> **EXERCISE BRIEF**: Copy each of the records exactly; leave nothing out.

RECORDS PROVIDED: Begin

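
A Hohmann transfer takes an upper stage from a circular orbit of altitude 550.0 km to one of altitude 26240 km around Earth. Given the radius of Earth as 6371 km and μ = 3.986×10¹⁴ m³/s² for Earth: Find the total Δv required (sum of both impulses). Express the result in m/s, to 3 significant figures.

r₁ = 6371 + 550.0 = 6921.0 km = 6.9210×10⁶ m.
r₂ = 6371 + 26240 = 32611 km = 3.2611×10⁷ m.
Transfer ellipse a_t = (r₁ + r₂)/2 = 1.977×10⁷ m.
At r₁: circular v_c1 = √(μ/r₁) = 7589 m/s; transfer-perigee v_p = √[μ(2/r₁ − 1/a_t)] = 9748 m/s.
Δv₁ = v_p − v_c1 = 2159 m/s.
At r₂: circular v_c2 = √(μ/r₂) = 3496 m/s; transfer-apogee v_a = √[μ(2/r₂ − 1/a_t)] = 2069 m/s.
Δv₂ = v_c2 − v_a = 1427 m/s.
Total Δv = Δv₁ + Δv₂ = 3586 m/s.

Δv_total ≈ 3590 m/s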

RECORDS PROVIDED: End

> **TASK RESPONSE**:
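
A Hohmann transfer takes an upper stage from a circular orbit of altitude 550.0 km to one of altitude 26240 km around Earth. Given the radius of Earth as 6371 km and μ = 3.986×10¹⁴ m³/s² for Earth: Find the total Δv required (sum of both impulses). Express the result in m/s, to 3 significant figures.

r₁ = 6371 + 550.0 = 6921.0 km = 6.9210×10⁶ m.
r₂ = 6371 + 26240 = 32611 km = 3.2611×10⁷ m.
Transfer ellipse a_t = (r₁ + r₂)/2 = 1.977×10⁷ m.
At r₁: circular v_c1 = √(μ/r₁) = 7589 m/s; transfer-perigee v_p = √[μ(2/r₁ − 1/a_t)] = 9748 m/s.
Δv₁ = v_p − v_c1 = 2159 m/s.
At r₂: circular v_c2 = √(μ/r₂) = 3496 m/s; transfer-apogee v_a = √[μ(2/r₂ − 1/a_t)] = 2069 m/s.
Δv₂ = v_c2 − v_a = 1427 m/s.
Total Δv = Δv₁ + Δv₂ = 3586 m/s.

Δv_total ≈ 3590 m/s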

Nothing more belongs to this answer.